Work to be completed
Print the records exactly. Every mark must remain.

Dataset entries
▶
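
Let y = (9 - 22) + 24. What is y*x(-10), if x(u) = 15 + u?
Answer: 55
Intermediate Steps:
y = 11 (y = -13 + 24 = 11)
y*x(-10) = 11*(15 - 10) = 11*5 = 55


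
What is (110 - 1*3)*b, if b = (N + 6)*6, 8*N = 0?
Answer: 3852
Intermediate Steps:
N = 0 (N = (1/8)*0 = 0)
b = 36 (b = (0 + 6)*6 = 6*6 = 36)
(110 - 1*3)*b = (110 - 1*3)*36 = (110 - 3)*36 = 107*36 = 3852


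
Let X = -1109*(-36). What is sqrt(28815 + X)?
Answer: sqrt(68739) ≈ 262.18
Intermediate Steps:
X = 39924
sqrt(28815 + X) = sqrt(28815 + 39924) = sqrt(68739)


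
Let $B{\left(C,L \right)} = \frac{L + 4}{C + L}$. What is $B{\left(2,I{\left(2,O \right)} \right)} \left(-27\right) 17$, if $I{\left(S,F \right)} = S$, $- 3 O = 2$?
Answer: $- \frac{1377}{2} \approx -688.5$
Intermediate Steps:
$O = - \frac{2}{3}$ ($O = \left(- \frac{1}{3}\right) 2 = - \frac{2}{3} \approx -0.66667$)
$B{\left(C,L \right)} = \frac{4 + L}{C + L}$
$B{\left(2,I{\left(2,O \right)} \right)} \left(-27\right) 17 = \frac{4 + 2}{2 + 2} \left(-27\right) 17 = \frac{1}{4} \cdot 6 \left(-27\right) 17 = \frac{3}{2} \left(-27\right) 17 = \left(- \frac{81}{2}\right) 17 = - \frac{1377}{2}$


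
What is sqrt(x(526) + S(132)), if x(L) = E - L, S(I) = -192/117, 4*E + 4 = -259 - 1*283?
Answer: I*sqrt(4040634)/78 ≈ 25.771*I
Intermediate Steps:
E = -273/2 (E = -1 + (-259 - 1*283)/4 = -1 + (-259 - 283)/4 = -1 + (1/4)*(-542) = -1 - 271/2 = -273/2 ≈ -136.50)
S(I) = -64/39 (S(I) = -192*1/117 = -64/39)
x(L) = -273/2 - L
sqrt(x(526) + S(132)) = sqrt((-273/2 - 1*526) - 64/39) = sqrt((-273/2 - 526) - 64/39) = sqrt(-1325/2 - 64/39) = sqrt(-51803/78) = I*sqrt(4040634)/78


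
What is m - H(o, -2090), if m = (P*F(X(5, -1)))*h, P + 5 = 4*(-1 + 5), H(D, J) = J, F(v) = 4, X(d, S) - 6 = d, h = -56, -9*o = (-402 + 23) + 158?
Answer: -374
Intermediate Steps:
o = 221/9 (o = -((-402 + 23) + 158)/9 = -(-379 + 158)/9 = -⅑*(-221) = 221/9 ≈ 24.556)
X(d, S) = 6 + d
P = 11 (P = -5 + 4*(-1 + 5) = -5 + 4*4 = -5 + 16 = 11)
m = -2464 (m = (11*4)*(-56) = 44*(-56) = -2464)
m - H(o, -2090) = -2464 - 1*(-2090) = -2464 + 2090 = -374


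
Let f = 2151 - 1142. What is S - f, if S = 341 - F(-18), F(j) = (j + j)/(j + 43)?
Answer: -16664/25 ≈ -666.56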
◀
Exercise output
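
Let y = (9 - 22) + 24. What is y*x(-10), if x(u) = 15 + u?
Answer: 55
Intermediate Steps:
y = 11 (y = -13 + 24 = 11)
y*x(-10) = 11*(15 - 10) = 11*5 = 55


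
What is (110 - 1*3)*b, if b = (N + 6)*6, 8*N = 0?
Answer: 3852
Intermediate Steps:
N = 0 (N = (1/8)*0 = 0)
b = 36 (b = (0 + 6)*6 = 6*6 = 36)
(110 - 1*3)*b = (110 - 1*3)*36 = (110 - 3)*36 = 107*36 = 3852


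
Let X = -1109*(-36). What is sqrt(28815 + X)?
Answer: sqrt(68739) ≈ 262.18
Intermediate Steps:
X = 39924
sqrt(28815 + X) = sqrt(28815 + 39924) = sqrt(68739)


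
Let $B{\left(C,L \right)} = \frac{L + 4}{C + L}$. What is $B{\left(2,I{\left(2,O \right)} \right)} \left(-27\right) 17$, if $I{\left(S,F \right)} = S$, $- 3 O = 2$?
Answer: $- \frac{1377}{2} \approx -688.5$
Intermediate Steps:
$O = - \frac{2}{3}$ ($O = \left(- \frac{1}{3}\right) 2 = - \frac{2}{3} \approx -0.66667$)
$B{\left(C,L \right)} = \frac{4 + L}{C + L}$
$B{\left(2,I{\left(2,O \right)} \right)} \left(-27\right) 17 = \frac{4 + 2}{2 + 2} \left(-27\right) 17 = \frac{1}{4} \cdot 6 \left(-27\right) 17 = \frac{3}{2} \left(-27\right) 17 = \left(- \frac{81}{2}\right) 17 = - \frac{1377}{2}$


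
What is sqrt(x(526) + S(132)), if x(L) = E - L, S(I) = -192/117, 4*E + 4 = -259 - 1*283?
Answer: I*sqrt(4040634)/78 ≈ 25.771*I
Intermediate Steps:
E = -273/2 (E = -1 + (-259 - 1*283)/4 = -1 + (-259 - 283)/4 = -1 + (1/4)*(-542) = -1 - 271/2 = -273/2 ≈ -136.50)
S(I) = -64/39 (S(I) = -192*1/117 = -64/39)
x(L) = -273/2 - L
sqrt(x(526) + S(132)) = sqrt((-273/2 - 1*526) - 64/39) = sqrt((-273/2 - 526) - 64/39) = sqrt(-1325/2 - 64/39) = sqrt(-51803/78) = I*sqrt(4040634)/78


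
What is m - H(o, -2090), if m = (P*F(X(5, -1)))*h, P + 5 = 4*(-1 + 5), H(D, J) = J, F(v) = 4, X(d, S) - 6 = d, h = -56, -9*o = (-402 + 23) + 158?
Answer: -374
Intermediate Steps:
o = 221/9 (o = -((-402 + 23) + 158)/9 = -(-379 + 158)/9 = -⅑*(-221) = 221/9 ≈ 24.556)
X(d, S) = 6 + d
P = 11 (P = -5 + 4*(-1 + 5) = -5 + 4*4 = -5 + 16 = 11)
m = -2464 (m = (11*4)*(-56) = 44*(-56) = -2464)
m - H(o, -2090) = -2464 - 1*(-2090) = -2464 + 2090 = -374


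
Let f = 2151 - 1142. What is S - f, if S = 341 - F(-18), F(j) = (j + j)/(j + 43)?
Answer: -16664/25 ≈ -666.56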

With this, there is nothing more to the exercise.